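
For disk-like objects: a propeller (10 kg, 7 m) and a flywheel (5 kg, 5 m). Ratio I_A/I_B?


Given: M1=10 kg, R1=7 m, M2=5 kg, R2=5 m
For a disk: I = (1/2)*M*R^2, so I_A/I_B = (M1*R1^2)/(M2*R2^2)
M1*R1^2 = 10*49 = 490
M2*R2^2 = 5*25 = 125
I_A/I_B = 490/125 = 98/25

98/25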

====

- _EXERCISE REQUIREMENTS_: Please give an exact copy of every entry.

- _WRITTEN ANSWER_:
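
For disk-like objects: a propeller (10 kg, 7 m) and a flywheel (5 kg, 5 m). Ratio I_A/I_B?


Given: M1=10 kg, R1=7 m, M2=5 kg, R2=5 m
For a disk: I = (1/2)*M*R^2, so I_A/I_B = (M1*R1^2)/(M2*R2^2)
M1*R1^2 = 10*49 = 490
M2*R2^2 = 5*25 = 125
I_A/I_B = 490/125 = 98/25

98/25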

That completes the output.